INFORMATION GIVEN:
◆ ◆ ◆ ◆ ◆

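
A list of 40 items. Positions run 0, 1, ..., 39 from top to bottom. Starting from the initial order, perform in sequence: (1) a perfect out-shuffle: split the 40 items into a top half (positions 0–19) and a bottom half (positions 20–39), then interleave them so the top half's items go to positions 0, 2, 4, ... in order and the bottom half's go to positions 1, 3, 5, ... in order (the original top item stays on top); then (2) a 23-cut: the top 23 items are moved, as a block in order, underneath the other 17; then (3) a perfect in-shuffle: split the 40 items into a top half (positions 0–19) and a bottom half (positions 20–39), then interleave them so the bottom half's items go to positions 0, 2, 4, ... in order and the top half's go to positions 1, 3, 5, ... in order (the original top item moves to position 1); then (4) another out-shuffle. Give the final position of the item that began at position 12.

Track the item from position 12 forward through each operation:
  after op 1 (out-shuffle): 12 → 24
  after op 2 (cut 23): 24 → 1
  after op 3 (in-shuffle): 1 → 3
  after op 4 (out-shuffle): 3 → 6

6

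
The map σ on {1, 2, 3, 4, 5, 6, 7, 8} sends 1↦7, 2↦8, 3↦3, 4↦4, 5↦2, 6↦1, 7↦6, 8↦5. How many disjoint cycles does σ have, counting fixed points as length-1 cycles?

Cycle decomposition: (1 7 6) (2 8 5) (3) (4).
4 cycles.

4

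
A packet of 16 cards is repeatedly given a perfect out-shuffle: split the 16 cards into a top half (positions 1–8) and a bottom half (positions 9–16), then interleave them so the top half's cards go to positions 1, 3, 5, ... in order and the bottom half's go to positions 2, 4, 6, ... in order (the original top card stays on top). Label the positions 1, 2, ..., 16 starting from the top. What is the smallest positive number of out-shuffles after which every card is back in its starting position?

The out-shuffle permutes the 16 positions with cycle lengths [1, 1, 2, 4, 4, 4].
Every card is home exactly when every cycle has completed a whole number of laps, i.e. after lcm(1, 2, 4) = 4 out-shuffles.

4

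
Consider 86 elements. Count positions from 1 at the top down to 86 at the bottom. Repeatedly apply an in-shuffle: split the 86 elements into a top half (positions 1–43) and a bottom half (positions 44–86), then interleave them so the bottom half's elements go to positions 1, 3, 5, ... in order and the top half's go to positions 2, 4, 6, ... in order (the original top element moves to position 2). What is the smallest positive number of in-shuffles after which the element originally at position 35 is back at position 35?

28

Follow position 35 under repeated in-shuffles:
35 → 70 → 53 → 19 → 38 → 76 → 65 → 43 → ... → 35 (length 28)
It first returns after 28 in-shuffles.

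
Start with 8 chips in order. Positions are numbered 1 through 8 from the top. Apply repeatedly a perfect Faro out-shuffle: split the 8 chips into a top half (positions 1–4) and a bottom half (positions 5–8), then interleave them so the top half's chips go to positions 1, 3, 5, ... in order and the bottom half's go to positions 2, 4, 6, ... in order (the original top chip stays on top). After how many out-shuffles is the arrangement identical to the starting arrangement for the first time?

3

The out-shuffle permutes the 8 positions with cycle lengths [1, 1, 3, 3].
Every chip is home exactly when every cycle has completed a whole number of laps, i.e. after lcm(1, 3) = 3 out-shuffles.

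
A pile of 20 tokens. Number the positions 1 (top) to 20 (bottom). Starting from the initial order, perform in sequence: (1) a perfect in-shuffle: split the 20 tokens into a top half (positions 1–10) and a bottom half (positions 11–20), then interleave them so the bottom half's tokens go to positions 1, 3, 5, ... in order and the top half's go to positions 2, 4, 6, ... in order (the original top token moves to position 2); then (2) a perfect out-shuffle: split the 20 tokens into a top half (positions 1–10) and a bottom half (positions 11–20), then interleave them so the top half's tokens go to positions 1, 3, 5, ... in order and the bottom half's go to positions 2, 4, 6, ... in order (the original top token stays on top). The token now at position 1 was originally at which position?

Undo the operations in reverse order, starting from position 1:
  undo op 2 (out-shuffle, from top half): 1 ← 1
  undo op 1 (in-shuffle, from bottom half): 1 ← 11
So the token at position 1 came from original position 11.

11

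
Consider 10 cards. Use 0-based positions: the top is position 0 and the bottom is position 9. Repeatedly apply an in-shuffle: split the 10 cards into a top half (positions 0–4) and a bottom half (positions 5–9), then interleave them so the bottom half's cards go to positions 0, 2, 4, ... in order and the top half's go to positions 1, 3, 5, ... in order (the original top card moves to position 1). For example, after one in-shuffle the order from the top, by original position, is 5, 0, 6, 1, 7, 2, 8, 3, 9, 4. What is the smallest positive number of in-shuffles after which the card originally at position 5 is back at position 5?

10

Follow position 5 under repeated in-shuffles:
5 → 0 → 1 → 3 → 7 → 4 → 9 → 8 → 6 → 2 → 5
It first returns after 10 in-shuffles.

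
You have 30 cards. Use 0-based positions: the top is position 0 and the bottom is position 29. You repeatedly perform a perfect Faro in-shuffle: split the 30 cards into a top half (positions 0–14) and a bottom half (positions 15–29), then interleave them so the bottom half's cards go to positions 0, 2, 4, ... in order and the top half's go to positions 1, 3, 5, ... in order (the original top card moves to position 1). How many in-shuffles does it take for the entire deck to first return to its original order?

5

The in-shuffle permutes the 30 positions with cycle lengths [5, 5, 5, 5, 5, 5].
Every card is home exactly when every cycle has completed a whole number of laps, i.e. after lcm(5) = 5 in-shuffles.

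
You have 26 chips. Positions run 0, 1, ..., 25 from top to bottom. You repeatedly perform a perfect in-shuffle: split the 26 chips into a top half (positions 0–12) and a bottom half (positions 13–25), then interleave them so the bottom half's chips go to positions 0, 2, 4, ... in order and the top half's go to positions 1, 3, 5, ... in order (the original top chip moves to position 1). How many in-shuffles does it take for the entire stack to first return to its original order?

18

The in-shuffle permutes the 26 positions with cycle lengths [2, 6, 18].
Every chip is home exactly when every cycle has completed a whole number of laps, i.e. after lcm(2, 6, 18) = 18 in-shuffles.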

◆ ◆ ◆ ◆ ◆

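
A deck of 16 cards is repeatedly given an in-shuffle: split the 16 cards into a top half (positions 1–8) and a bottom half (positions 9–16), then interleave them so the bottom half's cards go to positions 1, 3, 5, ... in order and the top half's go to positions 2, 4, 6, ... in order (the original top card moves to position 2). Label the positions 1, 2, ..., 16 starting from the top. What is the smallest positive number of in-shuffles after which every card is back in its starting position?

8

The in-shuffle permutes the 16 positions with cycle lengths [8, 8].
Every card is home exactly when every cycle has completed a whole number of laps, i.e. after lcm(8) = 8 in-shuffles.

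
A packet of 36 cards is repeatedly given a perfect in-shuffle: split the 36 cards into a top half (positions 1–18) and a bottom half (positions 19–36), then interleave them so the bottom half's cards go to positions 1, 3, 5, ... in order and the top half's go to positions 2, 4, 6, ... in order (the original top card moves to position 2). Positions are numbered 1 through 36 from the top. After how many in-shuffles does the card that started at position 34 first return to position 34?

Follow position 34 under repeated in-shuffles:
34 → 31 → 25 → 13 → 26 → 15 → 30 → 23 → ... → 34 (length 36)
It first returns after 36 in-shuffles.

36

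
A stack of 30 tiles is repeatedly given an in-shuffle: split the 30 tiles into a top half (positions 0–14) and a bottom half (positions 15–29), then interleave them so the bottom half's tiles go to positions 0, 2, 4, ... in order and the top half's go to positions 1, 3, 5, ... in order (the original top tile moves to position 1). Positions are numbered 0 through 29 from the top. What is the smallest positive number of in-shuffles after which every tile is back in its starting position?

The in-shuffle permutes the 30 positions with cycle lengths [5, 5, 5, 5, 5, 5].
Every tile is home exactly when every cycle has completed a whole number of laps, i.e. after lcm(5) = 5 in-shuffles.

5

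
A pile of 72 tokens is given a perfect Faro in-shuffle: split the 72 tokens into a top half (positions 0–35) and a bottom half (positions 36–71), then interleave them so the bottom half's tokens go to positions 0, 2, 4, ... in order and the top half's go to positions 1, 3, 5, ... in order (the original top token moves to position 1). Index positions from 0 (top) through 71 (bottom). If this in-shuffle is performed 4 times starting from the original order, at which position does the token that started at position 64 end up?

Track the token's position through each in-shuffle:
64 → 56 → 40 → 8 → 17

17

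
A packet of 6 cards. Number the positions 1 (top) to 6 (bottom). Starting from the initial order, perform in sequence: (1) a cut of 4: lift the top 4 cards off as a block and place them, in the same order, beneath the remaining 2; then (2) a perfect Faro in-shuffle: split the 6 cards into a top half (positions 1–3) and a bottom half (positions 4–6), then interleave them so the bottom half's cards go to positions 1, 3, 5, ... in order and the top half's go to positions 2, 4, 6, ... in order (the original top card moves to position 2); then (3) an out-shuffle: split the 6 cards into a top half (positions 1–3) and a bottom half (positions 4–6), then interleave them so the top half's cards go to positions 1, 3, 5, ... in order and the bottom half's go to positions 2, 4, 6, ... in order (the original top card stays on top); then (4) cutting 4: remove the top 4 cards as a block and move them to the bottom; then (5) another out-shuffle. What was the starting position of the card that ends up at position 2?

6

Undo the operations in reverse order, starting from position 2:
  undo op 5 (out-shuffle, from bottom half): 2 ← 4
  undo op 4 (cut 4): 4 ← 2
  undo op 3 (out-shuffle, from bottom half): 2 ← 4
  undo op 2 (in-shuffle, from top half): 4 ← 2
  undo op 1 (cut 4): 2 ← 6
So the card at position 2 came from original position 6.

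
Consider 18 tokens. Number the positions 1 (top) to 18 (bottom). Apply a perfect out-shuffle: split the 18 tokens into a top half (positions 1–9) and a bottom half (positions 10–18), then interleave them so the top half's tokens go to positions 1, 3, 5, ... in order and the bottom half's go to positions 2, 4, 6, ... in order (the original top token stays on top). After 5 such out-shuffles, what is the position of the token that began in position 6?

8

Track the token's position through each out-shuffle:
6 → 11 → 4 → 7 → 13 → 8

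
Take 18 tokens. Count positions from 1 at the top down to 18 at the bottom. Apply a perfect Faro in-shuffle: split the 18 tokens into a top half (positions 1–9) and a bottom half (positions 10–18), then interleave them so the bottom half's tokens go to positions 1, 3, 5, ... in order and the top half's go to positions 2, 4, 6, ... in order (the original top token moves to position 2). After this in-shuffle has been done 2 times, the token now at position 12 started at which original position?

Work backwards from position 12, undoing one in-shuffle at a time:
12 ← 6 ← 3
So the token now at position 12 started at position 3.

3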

◆ ◆ ◆ ◆ ◆

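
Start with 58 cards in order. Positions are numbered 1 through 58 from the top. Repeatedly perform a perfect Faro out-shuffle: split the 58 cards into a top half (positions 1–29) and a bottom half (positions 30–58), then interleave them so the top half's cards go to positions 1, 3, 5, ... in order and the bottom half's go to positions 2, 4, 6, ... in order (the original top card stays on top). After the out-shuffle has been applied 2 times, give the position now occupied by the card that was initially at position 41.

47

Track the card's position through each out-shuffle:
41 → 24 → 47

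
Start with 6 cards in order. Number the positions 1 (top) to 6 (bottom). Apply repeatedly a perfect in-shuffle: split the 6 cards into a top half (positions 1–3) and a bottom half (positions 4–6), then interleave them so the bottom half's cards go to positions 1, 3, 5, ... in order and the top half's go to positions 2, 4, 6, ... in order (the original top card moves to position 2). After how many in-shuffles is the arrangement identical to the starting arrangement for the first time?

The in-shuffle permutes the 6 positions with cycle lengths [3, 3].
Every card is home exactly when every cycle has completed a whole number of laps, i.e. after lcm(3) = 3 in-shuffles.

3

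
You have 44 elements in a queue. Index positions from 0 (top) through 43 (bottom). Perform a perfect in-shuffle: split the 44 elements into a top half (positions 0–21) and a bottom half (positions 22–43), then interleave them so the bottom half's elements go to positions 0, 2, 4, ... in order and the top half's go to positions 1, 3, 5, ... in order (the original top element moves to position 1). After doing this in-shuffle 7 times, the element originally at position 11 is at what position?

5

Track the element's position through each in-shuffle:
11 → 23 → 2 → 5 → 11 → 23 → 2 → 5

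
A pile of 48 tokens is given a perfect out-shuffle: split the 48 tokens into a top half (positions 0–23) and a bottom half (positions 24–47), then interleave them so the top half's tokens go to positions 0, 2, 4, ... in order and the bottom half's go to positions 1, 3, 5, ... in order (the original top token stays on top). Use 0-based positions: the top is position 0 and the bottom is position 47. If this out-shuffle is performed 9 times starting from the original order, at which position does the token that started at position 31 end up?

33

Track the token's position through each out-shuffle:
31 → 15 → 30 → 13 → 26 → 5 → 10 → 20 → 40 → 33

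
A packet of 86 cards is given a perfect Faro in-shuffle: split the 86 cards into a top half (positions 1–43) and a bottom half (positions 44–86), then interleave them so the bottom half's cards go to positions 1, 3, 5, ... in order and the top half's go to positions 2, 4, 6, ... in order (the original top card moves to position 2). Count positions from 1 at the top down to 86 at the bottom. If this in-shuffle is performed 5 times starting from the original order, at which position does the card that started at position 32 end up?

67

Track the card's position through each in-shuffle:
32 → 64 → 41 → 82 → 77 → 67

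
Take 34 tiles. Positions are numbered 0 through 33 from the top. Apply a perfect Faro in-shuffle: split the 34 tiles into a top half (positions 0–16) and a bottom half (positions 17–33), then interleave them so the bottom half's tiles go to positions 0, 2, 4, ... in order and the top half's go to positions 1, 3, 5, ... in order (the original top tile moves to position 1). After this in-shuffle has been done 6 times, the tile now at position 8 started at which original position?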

◆ ◆ ◆ ◆ ◆

ACTION ITEM:
Looking at the data above, return every line from the one with "A pile of 48" down to the one with "Take 34 tiles.", exactly and inclusively.

RESULT OF THIS EXERCISE:
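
A pile of 48 tokens is given a perfect out-shuffle: split the 48 tokens into a top half (positions 0–23) and a bottom half (positions 24–47), then interleave them so the top half's tokens go to positions 0, 2, 4, ... in order and the bottom half's go to positions 1, 3, 5, ... in order (the original top token stays on top). Use 0-based positions: the top is position 0 and the bottom is position 47. If this out-shuffle is performed 9 times starting from the original order, at which position does the token that started at position 31 end up?

33

Track the token's position through each out-shuffle:
31 → 15 → 30 → 13 → 26 → 5 → 10 → 20 → 40 → 33

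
A packet of 86 cards is given a perfect Faro in-shuffle: split the 86 cards into a top half (positions 1–43) and a bottom half (positions 44–86), then interleave them so the bottom half's cards go to positions 1, 3, 5, ... in order and the top half's go to positions 2, 4, 6, ... in order (the original top card moves to position 2). Count positions from 1 at the top down to 86 at the bottom. If this in-shuffle is performed 5 times starting from the original order, at which position does the card that started at position 32 end up?

67

Track the card's position through each in-shuffle:
32 → 64 → 41 → 82 → 77 → 67

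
Take 34 tiles. Positions are numbered 0 through 33 from the top. Apply a perfect Faro in-shuffle: split the 34 tiles into a top half (positions 0–16) and a bottom half (positions 17–33), then interleave them so the bottom half's tiles go to positions 0, 2, 4, ... in order and the top half's go to positions 1, 3, 5, ... in order (the original top tile moves to position 1). After this in-shuffle has been done 6 times, the tile now at position 8 started at which original position?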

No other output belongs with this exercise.